- Task item
Copy each line of the material in which the word "stage" appears.

- Stored data
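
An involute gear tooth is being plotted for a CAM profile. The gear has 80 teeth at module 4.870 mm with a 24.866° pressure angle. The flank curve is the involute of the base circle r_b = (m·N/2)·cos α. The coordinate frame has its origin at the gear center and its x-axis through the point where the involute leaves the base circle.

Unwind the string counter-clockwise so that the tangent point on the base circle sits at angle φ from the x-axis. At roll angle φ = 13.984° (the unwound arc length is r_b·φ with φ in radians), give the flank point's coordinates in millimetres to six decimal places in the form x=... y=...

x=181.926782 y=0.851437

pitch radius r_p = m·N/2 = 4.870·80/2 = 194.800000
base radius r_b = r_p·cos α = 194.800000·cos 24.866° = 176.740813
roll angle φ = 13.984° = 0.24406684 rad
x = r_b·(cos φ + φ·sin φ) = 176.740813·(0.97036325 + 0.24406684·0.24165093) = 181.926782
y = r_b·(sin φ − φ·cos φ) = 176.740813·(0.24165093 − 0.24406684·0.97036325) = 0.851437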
...
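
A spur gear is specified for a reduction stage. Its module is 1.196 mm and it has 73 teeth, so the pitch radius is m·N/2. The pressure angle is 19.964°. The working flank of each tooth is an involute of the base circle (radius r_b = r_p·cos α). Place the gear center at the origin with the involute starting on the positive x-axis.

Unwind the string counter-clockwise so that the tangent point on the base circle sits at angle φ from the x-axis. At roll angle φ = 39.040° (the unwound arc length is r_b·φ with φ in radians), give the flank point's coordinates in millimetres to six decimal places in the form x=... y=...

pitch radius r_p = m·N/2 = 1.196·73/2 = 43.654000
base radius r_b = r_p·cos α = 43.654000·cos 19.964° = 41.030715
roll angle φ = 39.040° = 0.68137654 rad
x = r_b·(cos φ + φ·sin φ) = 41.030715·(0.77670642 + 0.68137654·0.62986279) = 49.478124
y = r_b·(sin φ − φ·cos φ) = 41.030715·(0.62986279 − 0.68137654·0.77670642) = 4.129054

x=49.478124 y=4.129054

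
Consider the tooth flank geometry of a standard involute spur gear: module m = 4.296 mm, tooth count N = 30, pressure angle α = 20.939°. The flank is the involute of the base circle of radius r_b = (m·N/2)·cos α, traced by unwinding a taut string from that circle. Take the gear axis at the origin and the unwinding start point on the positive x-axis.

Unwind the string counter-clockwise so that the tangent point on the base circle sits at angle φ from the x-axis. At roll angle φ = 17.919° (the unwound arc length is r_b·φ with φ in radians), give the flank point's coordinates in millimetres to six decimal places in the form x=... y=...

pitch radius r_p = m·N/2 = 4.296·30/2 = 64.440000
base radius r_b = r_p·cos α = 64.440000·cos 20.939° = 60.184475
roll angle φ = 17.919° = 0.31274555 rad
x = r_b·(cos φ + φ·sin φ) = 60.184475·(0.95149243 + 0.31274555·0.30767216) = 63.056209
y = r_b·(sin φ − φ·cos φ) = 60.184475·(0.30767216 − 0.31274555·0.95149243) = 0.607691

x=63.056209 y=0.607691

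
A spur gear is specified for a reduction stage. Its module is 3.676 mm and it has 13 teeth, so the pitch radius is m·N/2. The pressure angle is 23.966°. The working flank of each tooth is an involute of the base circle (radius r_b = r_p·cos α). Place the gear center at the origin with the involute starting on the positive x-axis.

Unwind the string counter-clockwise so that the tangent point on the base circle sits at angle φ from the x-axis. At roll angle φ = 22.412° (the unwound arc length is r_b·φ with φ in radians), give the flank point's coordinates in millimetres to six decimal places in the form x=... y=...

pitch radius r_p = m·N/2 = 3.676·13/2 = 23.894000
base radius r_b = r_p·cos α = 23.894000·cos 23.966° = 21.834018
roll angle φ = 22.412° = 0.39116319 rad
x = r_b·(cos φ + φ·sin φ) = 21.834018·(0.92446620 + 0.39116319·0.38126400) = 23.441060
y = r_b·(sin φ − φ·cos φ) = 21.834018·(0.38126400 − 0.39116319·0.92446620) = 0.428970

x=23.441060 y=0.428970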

- Solution for this task
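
A spur gear is specified for a reduction stage. Its module is 1.196 mm and it has 73 teeth, so the pitch radius is m·N/2. The pressure angle is 19.964°. The working flank of each tooth is an involute of the base circle (radius r_b = r_p·cos α). Place the gear center at the origin with the involute starting on the positive x-axis.
A spur gear is specified for a reduction stage. Its module is 3.676 mm and it has 13 teeth, so the pitch radius is m·N/2. The pressure angle is 23.966°. The working flank of each tooth is an involute of the base circle (radius r_b = r_p·cos α). Place the gear center at the origin with the involute starting on the positive x-axis.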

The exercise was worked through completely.